*** PROVIDED INFORMATION Section Begins ***

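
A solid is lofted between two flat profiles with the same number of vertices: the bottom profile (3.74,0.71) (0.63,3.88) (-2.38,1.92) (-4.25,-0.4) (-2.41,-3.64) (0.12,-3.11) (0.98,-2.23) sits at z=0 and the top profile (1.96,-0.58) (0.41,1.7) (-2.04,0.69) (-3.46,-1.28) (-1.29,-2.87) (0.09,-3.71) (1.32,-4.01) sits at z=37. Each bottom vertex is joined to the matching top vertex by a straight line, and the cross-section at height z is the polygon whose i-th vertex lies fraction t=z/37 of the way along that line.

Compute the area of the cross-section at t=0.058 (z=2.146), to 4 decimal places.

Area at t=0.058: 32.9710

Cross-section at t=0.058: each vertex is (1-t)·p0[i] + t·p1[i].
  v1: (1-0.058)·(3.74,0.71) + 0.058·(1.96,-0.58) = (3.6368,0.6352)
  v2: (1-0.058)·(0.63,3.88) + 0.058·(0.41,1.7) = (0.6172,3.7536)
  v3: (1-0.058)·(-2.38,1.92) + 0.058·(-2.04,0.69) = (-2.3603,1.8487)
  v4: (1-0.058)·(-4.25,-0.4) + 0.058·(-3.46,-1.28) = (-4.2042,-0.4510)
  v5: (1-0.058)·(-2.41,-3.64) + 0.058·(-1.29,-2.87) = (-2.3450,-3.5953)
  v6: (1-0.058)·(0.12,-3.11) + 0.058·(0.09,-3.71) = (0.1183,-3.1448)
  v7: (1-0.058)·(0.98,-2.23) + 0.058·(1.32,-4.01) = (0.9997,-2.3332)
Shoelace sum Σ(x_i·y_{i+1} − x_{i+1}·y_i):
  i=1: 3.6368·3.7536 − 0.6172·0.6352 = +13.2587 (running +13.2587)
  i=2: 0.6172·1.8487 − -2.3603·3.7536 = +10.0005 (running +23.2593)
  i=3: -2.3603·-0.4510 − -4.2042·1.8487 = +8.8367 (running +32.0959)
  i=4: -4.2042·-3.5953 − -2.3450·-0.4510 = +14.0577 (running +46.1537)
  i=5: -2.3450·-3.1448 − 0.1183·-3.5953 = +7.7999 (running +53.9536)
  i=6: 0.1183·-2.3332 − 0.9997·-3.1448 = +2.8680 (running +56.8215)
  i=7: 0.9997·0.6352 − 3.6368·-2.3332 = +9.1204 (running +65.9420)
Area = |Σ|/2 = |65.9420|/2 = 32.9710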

*** PROVIDED INFORMATION Section Ends ***
*** PROVIDED INFORMATION Section Begins ***

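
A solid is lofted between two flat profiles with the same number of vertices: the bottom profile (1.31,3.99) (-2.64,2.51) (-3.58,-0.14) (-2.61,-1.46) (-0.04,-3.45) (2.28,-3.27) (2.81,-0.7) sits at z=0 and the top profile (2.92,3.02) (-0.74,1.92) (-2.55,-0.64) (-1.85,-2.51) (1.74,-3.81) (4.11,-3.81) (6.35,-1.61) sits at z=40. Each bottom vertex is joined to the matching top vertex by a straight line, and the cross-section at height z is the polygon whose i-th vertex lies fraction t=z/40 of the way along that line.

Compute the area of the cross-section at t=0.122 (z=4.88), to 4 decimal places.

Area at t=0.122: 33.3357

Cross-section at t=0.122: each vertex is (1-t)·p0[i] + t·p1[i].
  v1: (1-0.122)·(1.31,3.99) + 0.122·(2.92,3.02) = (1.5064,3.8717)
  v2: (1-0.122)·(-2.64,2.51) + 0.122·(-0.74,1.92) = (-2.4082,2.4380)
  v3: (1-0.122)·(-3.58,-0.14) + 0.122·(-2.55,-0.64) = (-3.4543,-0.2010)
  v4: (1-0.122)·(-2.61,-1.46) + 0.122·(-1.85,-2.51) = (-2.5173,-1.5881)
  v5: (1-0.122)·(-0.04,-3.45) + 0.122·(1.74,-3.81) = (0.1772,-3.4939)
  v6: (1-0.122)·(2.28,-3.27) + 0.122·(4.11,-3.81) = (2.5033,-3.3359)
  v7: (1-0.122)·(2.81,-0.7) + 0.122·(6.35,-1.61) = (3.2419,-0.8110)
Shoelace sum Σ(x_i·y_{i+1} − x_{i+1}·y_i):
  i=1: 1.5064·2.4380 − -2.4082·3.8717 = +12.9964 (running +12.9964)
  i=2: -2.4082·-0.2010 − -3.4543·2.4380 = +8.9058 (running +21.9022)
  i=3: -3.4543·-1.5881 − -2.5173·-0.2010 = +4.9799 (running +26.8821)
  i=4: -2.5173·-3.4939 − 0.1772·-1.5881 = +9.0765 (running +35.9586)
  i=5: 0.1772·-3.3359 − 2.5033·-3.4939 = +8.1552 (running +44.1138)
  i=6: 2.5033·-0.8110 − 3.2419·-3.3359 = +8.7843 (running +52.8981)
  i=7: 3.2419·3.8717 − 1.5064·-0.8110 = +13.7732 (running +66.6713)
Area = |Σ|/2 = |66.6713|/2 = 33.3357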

*** PROVIDED INFORMATION Section Ends ***
*** PROVIDED INFORMATION Section Begins ***

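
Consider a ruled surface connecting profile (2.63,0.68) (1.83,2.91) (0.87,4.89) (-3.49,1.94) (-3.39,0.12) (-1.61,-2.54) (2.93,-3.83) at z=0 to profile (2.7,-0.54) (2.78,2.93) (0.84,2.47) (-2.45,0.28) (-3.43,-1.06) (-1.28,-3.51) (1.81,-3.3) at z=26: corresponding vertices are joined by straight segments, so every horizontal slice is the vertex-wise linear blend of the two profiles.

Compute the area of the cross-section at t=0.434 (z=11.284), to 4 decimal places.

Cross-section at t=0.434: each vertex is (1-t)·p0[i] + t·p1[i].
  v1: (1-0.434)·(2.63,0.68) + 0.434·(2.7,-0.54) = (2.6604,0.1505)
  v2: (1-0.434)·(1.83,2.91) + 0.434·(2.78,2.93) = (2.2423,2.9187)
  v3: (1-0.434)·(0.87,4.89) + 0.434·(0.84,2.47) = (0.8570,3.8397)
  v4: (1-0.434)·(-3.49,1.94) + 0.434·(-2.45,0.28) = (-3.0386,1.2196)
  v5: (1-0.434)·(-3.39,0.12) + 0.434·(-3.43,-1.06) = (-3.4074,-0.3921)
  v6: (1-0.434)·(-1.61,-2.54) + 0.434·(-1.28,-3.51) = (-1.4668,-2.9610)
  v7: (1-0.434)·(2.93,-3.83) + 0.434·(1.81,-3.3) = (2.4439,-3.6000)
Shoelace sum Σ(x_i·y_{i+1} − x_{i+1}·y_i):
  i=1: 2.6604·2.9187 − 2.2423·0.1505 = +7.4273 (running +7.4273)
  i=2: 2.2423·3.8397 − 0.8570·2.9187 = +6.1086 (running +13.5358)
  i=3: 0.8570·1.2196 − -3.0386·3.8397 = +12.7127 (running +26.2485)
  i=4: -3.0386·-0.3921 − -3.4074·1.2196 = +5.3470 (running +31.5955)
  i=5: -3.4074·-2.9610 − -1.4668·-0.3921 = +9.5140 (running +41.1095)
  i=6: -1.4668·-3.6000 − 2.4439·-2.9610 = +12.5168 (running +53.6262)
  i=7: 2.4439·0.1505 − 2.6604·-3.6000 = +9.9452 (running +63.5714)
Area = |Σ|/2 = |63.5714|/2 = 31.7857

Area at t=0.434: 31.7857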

*** PROVIDED INFORMATION Section Ends ***

**WORK REQUEST**
Look through the records above and please copy every line in which the string "whose" occurs.

**EXERCISE RESPONSE**
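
A solid is lofted between two flat profiles with the same number of vertices: the bottom profile (3.74,0.71) (0.63,3.88) (-2.38,1.92) (-4.25,-0.4) (-2.41,-3.64) (0.12,-3.11) (0.98,-2.23) sits at z=0 and the top profile (1.96,-0.58) (0.41,1.7) (-2.04,0.69) (-3.46,-1.28) (-1.29,-2.87) (0.09,-3.71) (1.32,-4.01) sits at z=37. Each bottom vertex is joined to the matching top vertex by a straight line, and the cross-section at height z is the polygon whose i-th vertex lies fraction t=z/37 of the way along that line.
A solid is lofted between two flat profiles with the same number of vertices: the bottom profile (1.31,3.99) (-2.64,2.51) (-3.58,-0.14) (-2.61,-1.46) (-0.04,-3.45) (2.28,-3.27) (2.81,-0.7) sits at z=0 and the top profile (2.92,3.02) (-0.74,1.92) (-2.55,-0.64) (-1.85,-2.51) (1.74,-3.81) (4.11,-3.81) (6.35,-1.61) sits at z=40. Each bottom vertex is joined to the matching top vertex by a straight line, and the cross-section at height z is the polygon whose i-th vertex lies fraction t=z/40 of the way along that line.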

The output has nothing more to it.